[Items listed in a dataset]
════════════════

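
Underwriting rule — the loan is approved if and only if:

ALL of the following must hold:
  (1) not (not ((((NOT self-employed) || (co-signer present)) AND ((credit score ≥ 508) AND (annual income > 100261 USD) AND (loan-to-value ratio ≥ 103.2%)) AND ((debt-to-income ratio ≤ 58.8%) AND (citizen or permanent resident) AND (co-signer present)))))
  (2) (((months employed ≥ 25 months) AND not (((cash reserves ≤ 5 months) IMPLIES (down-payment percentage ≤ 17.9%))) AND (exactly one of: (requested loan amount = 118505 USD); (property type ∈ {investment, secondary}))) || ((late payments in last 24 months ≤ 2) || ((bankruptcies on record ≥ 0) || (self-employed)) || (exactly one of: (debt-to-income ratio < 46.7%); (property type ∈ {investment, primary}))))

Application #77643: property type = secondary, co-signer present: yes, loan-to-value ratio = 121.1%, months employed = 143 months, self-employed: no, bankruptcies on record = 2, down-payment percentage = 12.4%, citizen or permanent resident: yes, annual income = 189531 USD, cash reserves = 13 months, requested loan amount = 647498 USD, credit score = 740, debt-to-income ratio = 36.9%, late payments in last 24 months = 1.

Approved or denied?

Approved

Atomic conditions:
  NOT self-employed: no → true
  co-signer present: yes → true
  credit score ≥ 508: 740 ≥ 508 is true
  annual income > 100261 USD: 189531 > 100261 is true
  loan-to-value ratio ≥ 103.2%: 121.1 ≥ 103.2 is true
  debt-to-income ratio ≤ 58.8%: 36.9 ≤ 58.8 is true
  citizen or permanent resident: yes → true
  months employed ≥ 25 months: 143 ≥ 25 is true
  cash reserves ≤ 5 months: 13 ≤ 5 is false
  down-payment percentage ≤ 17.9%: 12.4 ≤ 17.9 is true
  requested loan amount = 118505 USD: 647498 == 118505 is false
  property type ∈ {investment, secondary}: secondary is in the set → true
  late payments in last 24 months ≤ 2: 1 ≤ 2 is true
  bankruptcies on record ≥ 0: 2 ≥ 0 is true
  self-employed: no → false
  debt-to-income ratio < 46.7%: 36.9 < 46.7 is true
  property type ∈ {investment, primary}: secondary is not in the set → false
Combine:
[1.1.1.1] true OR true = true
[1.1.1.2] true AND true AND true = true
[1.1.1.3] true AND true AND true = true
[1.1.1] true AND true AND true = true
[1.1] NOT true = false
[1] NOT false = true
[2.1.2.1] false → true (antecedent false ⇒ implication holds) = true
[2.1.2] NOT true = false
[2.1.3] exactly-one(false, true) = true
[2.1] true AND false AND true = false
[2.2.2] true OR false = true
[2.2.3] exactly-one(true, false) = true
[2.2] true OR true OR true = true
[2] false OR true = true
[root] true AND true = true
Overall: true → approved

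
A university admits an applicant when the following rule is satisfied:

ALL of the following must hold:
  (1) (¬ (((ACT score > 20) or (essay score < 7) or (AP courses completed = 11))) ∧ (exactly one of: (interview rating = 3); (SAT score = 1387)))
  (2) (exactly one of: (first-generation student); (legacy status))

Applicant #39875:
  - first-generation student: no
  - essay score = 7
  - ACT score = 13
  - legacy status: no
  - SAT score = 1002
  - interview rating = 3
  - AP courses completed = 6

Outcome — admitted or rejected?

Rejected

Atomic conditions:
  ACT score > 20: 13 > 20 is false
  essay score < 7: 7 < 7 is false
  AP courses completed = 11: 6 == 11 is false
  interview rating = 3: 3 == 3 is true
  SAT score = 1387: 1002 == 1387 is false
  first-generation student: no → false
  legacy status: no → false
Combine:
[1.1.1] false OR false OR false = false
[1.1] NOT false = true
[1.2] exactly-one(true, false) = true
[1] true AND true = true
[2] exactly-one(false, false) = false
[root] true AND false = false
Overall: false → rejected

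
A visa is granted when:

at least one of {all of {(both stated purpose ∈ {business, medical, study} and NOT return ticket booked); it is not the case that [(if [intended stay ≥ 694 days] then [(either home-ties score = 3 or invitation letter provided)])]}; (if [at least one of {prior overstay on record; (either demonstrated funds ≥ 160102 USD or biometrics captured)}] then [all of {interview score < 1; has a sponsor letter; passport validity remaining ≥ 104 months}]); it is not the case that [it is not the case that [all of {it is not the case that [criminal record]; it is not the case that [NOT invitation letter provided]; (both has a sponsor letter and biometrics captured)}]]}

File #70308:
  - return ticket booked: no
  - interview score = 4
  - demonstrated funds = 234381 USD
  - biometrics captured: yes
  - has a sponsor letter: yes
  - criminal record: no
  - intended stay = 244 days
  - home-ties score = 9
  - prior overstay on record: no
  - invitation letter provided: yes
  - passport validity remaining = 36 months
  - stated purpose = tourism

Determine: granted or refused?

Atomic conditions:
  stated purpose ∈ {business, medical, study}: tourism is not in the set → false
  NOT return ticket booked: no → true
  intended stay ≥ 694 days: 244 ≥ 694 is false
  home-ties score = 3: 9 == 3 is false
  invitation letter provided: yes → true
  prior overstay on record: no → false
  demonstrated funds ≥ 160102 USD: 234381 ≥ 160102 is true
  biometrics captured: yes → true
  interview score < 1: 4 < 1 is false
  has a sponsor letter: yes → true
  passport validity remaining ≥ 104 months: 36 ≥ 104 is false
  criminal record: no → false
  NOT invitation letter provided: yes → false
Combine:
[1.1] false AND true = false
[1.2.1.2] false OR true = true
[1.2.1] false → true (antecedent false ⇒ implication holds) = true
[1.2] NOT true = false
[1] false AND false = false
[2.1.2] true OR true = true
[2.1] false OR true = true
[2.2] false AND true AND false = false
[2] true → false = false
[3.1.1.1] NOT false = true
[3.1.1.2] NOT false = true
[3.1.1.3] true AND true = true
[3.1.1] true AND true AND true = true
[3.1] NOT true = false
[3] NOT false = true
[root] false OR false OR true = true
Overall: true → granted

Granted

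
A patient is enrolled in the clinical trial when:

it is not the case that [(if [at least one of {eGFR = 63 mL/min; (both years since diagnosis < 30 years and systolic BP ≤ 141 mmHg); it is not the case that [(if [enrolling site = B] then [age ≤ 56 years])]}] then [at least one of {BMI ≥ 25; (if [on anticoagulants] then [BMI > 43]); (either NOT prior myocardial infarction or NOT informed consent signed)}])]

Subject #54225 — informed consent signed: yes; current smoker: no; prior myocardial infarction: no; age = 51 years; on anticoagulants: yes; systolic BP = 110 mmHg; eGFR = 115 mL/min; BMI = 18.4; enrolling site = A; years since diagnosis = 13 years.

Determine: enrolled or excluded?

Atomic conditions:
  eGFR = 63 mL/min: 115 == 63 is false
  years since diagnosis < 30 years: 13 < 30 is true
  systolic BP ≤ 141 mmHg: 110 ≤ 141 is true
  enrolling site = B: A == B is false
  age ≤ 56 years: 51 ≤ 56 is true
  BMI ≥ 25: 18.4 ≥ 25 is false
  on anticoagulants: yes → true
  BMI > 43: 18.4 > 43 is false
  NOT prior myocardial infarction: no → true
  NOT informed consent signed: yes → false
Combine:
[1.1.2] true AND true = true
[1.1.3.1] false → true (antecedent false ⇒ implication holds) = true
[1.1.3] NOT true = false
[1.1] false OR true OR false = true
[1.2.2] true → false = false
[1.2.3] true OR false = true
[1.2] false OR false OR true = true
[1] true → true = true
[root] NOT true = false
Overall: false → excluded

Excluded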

════════════════

WHAT THE EXERCISE ASKS: Copy every line of the data where "when" is found.

EXERCISE OUTPUT:
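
A university admits an applicant when the following rule is satisfied:
A visa is granted when:
A patient is enrolled in the clinical trial when: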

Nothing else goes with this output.